### TASK
Output the records that follow exactly as they are written.

### Stored dataset items
-----
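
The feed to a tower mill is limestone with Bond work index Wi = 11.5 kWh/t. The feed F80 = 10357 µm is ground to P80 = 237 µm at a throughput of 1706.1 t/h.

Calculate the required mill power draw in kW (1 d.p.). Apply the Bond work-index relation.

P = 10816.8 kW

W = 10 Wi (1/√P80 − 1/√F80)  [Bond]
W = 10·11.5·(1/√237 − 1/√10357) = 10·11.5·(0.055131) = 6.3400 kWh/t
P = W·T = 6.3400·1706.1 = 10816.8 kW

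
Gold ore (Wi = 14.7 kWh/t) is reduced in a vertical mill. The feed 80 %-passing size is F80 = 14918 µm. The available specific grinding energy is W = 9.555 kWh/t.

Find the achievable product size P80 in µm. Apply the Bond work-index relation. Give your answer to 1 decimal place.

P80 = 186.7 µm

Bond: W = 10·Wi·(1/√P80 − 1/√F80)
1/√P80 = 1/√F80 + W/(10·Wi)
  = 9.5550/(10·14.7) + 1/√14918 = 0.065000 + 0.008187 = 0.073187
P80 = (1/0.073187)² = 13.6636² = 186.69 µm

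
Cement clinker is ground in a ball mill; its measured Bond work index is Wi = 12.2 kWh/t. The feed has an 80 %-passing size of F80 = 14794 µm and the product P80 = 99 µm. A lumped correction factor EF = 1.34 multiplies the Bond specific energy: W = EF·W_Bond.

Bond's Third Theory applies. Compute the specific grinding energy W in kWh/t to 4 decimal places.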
-----
### RESPONSE
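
The feed to a tower mill is limestone with Bond work index Wi = 11.5 kWh/t. The feed F80 = 10357 µm is ground to P80 = 237 µm at a throughput of 1706.1 t/h.

Calculate the required mill power draw in kW (1 d.p.). Apply the Bond work-index relation.

P = 10816.8 kW

W = 10 Wi (1/√P80 − 1/√F80)  [Bond]
W = 10·11.5·(1/√237 − 1/√10357) = 10·11.5·(0.055131) = 6.3400 kWh/t
P = W·T = 6.3400·1706.1 = 10816.8 kW

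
Gold ore (Wi = 14.7 kWh/t) is reduced in a vertical mill. The feed 80 %-passing size is F80 = 14918 µm. The available specific grinding energy is W = 9.555 kWh/t.

Find the achievable product size P80 in µm. Apply the Bond work-index relation. Give your answer to 1 decimal place.

P80 = 186.7 µm

Bond: W = 10·Wi·(1/√P80 − 1/√F80)
1/√P80 = 1/√F80 + W/(10·Wi)
  = 9.5550/(10·14.7) + 1/√14918 = 0.065000 + 0.008187 = 0.073187
P80 = (1/0.073187)² = 13.6636² = 186.69 µm

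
Cement clinker is ground in a ball mill; its measured Bond work index is Wi = 12.2 kWh/t. The feed has an 80 %-passing size of F80 = 14794 µm and the product P80 = 99 µm. A lumped correction factor EF = 1.34 multiplies the Bond specific energy: W = EF·W_Bond.

Bond's Third Theory applies. Compute the specific grinding energy W in kWh/t to 4 decimal places.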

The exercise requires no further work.